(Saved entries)
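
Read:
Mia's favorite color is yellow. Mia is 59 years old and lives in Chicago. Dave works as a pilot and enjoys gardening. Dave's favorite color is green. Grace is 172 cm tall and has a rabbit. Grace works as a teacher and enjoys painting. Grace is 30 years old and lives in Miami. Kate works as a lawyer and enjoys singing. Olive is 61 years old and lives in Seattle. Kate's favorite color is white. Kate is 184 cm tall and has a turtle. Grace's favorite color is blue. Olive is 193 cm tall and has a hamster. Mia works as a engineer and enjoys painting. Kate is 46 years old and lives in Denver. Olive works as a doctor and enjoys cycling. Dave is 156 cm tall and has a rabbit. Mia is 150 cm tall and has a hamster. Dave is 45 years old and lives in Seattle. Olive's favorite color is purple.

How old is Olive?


Olive is 61 years old

61


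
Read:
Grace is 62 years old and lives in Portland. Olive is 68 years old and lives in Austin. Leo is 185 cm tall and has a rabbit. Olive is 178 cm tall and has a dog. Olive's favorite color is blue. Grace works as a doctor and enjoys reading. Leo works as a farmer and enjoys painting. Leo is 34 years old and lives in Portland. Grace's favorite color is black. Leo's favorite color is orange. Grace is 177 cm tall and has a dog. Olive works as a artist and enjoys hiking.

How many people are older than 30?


Filter: 3

3


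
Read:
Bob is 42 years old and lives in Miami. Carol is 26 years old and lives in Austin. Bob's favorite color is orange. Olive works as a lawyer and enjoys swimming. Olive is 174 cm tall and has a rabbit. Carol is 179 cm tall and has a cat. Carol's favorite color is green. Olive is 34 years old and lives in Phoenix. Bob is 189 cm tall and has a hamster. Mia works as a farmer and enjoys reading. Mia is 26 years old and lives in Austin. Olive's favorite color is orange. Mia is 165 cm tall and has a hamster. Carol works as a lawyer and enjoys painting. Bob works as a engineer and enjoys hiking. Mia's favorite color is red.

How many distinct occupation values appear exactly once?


Unique occupation values: 2

2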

▶ [EXERCISE]:
The answer consists solely of the lines from the one containing "Bob is 42 years" through the last line of the data above, reproduced exactly.

▶ [ANSWER FOR THE TASK]:
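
Bob is 42 years old and lives in Miami. Carol is 26 years old and lives in Austin. Bob's favorite color is orange. Olive works as a lawyer and enjoys swimming. Olive is 174 cm tall and has a rabbit. Carol is 179 cm tall and has a cat. Carol's favorite color is green. Olive is 34 years old and lives in Phoenix. Bob is 189 cm tall and has a hamster. Mia works as a farmer and enjoys reading. Mia is 26 years old and lives in Austin. Olive's favorite color is orange. Mia is 165 cm tall and has a hamster. Carol works as a lawyer and enjoys painting. Bob works as a engineer and enjoys hiking. Mia's favorite color is red.

How many distinct occupation values appear exactly once?


Unique occupation values: 2

2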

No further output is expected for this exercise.